■ WHAT TO WORK ON ■
The complete data, repeated exactly, should form your response.
*** STUDY MATERIAL ***
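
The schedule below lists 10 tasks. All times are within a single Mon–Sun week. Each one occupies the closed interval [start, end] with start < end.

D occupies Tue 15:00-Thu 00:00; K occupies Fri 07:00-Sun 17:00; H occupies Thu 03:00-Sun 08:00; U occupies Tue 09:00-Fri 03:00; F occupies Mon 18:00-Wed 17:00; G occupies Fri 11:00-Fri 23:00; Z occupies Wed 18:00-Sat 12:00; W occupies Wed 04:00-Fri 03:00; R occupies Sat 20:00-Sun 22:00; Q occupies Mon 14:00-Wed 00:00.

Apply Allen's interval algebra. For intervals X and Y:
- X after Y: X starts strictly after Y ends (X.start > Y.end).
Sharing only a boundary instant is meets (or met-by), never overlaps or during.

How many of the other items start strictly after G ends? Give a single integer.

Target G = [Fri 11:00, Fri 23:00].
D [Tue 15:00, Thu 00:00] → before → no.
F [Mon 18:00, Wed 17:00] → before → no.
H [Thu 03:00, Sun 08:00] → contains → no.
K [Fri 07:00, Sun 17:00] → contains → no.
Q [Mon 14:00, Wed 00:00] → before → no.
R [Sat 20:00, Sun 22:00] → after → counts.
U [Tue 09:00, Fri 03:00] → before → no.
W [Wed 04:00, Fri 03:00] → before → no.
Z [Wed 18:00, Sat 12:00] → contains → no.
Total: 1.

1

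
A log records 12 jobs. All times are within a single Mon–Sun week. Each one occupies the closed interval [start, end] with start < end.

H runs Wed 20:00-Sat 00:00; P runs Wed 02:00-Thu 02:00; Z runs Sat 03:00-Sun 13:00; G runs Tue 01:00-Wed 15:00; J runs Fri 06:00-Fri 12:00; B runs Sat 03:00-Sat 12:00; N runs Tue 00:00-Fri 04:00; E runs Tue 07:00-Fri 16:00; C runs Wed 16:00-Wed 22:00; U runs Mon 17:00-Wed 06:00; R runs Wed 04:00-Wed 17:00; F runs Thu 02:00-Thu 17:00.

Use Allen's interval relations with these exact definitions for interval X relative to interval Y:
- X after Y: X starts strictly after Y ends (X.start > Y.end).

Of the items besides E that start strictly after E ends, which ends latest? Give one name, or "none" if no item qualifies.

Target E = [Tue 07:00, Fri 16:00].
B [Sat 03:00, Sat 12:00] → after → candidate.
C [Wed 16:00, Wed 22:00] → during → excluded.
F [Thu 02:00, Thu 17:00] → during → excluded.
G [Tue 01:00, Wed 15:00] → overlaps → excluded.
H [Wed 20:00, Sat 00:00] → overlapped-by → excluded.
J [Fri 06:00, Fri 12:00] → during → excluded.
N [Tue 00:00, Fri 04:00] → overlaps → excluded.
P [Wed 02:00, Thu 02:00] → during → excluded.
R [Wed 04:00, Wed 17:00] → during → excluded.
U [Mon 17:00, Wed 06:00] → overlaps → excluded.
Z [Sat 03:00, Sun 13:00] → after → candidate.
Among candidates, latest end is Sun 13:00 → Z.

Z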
***
■ WORKED SOLUTION ■
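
The schedule below lists 10 tasks. All times are within a single Mon–Sun week. Each one occupies the closed interval [start, end] with start < end.

D occupies Tue 15:00-Thu 00:00; K occupies Fri 07:00-Sun 17:00; H occupies Thu 03:00-Sun 08:00; U occupies Tue 09:00-Fri 03:00; F occupies Mon 18:00-Wed 17:00; G occupies Fri 11:00-Fri 23:00; Z occupies Wed 18:00-Sat 12:00; W occupies Wed 04:00-Fri 03:00; R occupies Sat 20:00-Sun 22:00; Q occupies Mon 14:00-Wed 00:00.

Apply Allen's interval algebra. For intervals X and Y:
- X after Y: X starts strictly after Y ends (X.start > Y.end).
Sharing only a boundary instant is meets (or met-by), never overlaps or during.

How many of the other items start strictly after G ends? Give a single integer.

Target G = [Fri 11:00, Fri 23:00].
D [Tue 15:00, Thu 00:00] → before → no.
F [Mon 18:00, Wed 17:00] → before → no.
H [Thu 03:00, Sun 08:00] → contains → no.
K [Fri 07:00, Sun 17:00] → contains → no.
Q [Mon 14:00, Wed 00:00] → before → no.
R [Sat 20:00, Sun 22:00] → after → counts.
U [Tue 09:00, Fri 03:00] → before → no.
W [Wed 04:00, Fri 03:00] → before → no.
Z [Wed 18:00, Sat 12:00] → contains → no.
Total: 1.

1

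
A log records 12 jobs. All times are within a single Mon–Sun week. Each one occupies the closed interval [start, end] with start < end.

H runs Wed 20:00-Sat 00:00; P runs Wed 02:00-Thu 02:00; Z runs Sat 03:00-Sun 13:00; G runs Tue 01:00-Wed 15:00; J runs Fri 06:00-Fri 12:00; B runs Sat 03:00-Sat 12:00; N runs Tue 00:00-Fri 04:00; E runs Tue 07:00-Fri 16:00; C runs Wed 16:00-Wed 22:00; U runs Mon 17:00-Wed 06:00; R runs Wed 04:00-Wed 17:00; F runs Thu 02:00-Thu 17:00.

Use Allen's interval relations with these exact definitions for interval X relative to interval Y:
- X after Y: X starts strictly after Y ends (X.start > Y.end).

Of the items besides E that start strictly after E ends, which ends latest? Give one name, or "none" if no item qualifies.

Target E = [Tue 07:00, Fri 16:00].
B [Sat 03:00, Sat 12:00] → after → candidate.
C [Wed 16:00, Wed 22:00] → during → excluded.
F [Thu 02:00, Thu 17:00] → during → excluded.
G [Tue 01:00, Wed 15:00] → overlaps → excluded.
H [Wed 20:00, Sat 00:00] → overlapped-by → excluded.
J [Fri 06:00, Fri 12:00] → during → excluded.
N [Tue 00:00, Fri 04:00] → overlaps → excluded.
P [Wed 02:00, Thu 02:00] → during → excluded.
R [Wed 04:00, Wed 17:00] → during → excluded.
U [Mon 17:00, Wed 06:00] → overlaps → excluded.
Z [Sat 03:00, Sun 13:00] → after → candidate.
Among candidates, latest end is Sun 13:00 → Z.

Z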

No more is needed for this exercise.